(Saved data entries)
----
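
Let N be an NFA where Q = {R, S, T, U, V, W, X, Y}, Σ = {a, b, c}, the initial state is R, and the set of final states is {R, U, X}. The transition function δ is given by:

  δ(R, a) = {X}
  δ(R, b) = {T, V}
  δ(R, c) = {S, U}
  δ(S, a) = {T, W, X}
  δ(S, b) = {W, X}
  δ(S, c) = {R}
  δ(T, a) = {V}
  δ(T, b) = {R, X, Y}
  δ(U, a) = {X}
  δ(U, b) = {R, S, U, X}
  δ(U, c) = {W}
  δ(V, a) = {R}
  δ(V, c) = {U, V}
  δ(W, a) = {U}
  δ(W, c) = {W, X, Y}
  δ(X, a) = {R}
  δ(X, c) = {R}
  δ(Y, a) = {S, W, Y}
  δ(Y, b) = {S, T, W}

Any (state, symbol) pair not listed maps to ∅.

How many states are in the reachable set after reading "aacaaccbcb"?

7

Start in {R}.
Read 'a': {R} → {X}.
Read 'a': {X} → {R}.
Read 'c': {R} → {S, U}.
Read 'a': {S, U} → {T, W, X}.
Read 'a': {T, W, X} → {R, U, V}.
Read 'c': {R, U, V} → {S, U, V, W}.
Read 'c': {S, U, V, W} → {R, U, V, W, X, Y}.
Read 'b': {R, U, V, W, X, Y} → {R, S, T, U, V, W, X}.
Read 'c': {R, S, T, U, V, W, X} → {R, S, U, V, W, X, Y}.
Read 'b': {R, S, U, V, W, X, Y} → {R, S, T, U, V, W, X}.
That set has 7 states.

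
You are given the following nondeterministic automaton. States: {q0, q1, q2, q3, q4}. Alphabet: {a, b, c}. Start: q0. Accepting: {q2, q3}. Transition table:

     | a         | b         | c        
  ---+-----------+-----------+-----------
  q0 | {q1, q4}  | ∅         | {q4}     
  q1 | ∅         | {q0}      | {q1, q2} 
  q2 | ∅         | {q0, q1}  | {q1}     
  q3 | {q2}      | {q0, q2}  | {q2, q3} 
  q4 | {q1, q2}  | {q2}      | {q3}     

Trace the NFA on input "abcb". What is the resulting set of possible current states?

{q0, q2}

Start in {q0}.
Read 'a': q0→{q1, q4}; now {q1, q4}.
Read 'b': q1→{q0}, q4→{q2}; now {q0, q2}.
Read 'c': q0→{q4}, q2→{q1}; now {q1, q4}.
Read 'b': q1→{q0}, q4→{q2}; now {q0, q2}.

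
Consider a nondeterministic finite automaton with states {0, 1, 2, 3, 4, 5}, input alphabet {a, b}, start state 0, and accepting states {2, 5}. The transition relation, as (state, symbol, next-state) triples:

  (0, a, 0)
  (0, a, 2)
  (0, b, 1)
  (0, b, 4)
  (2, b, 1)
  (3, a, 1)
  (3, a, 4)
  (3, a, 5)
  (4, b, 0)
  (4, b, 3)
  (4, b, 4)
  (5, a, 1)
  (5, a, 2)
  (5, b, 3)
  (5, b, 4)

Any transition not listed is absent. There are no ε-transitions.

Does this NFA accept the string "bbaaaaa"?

Yes

Start in {0}.
Read 'b': 0→{1, 4}; now {1, 4}.
Read 'b': 1→∅, 4→{0, 3, 4}; now {0, 3, 4}.
Read 'a': 0→{0, 2}, 3→{1, 4, 5}, 4→∅; now {0, 1, 2, 4, 5}.
Read 'a': 0→{0, 2}, 1→∅, 2→∅, 4→∅, 5→{1, 2}; now {0, 1, 2}.
Read 'a': 0→{0, 2}, 1→∅, 2→∅; now {0, 2}.
Read 'a': 0→{0, 2}, 2→∅; now {0, 2}.
Read 'a': 0→{0, 2}, 2→∅; now {0, 2}.
The final set {0, 2} contains the accepting state 2.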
----
Work required: Say how many lines of the entries above include the string "given", giving the number and nothing else.

Solution: 2